**Task statement**
Only the lines below between the ones containing "Nₕ | nₕ | sₕ² |" and "110 | 110600000 |", inclusive, are to be reproduced, each exactly as it stands.

Dataset entries
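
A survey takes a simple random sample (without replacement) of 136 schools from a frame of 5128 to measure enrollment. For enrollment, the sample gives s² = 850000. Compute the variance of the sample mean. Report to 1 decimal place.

Under SRS without replacement, Var(ȳ) = (1 − f)·s²/n with f = n/N = 136/5128 = 0.02652106.
Var(ȳ) = (1 − 0.02652106)·850000/136 = 0.97347894·6250 = 6084.2434.

6084.2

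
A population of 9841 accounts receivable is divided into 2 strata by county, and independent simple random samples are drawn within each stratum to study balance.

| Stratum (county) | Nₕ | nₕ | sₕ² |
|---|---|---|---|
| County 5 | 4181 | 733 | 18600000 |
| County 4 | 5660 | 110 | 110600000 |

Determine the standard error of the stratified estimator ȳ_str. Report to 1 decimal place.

574.4

Var(ȳ_str) = Σₕ Wₕ²(1 − fₕ)sₕ²/nₕ with Wₕ = Nₕ/N, N = 9841.
County 5: Wₕ = 0.42485520; term = 0.42485520²·(1 − 0.17531691)·18600000/733 = 3777.2691.
County 4: Wₕ = 0.57514480; term = 0.57514480²·(1 − 0.01943463)·110600000/110 = 326131.98.
Sum = 329909.25.
SE = √(329909.25) = 574.4.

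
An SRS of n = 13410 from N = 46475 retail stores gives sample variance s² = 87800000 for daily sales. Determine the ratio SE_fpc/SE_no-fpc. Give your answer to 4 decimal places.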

**Task response**
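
| Stratum (county) | Nₕ | nₕ | sₕ² |
|---|---|---|---|
| County 5 | 4181 | 733 | 18600000 |
| County 4 | 5660 | 110 | 110600000 |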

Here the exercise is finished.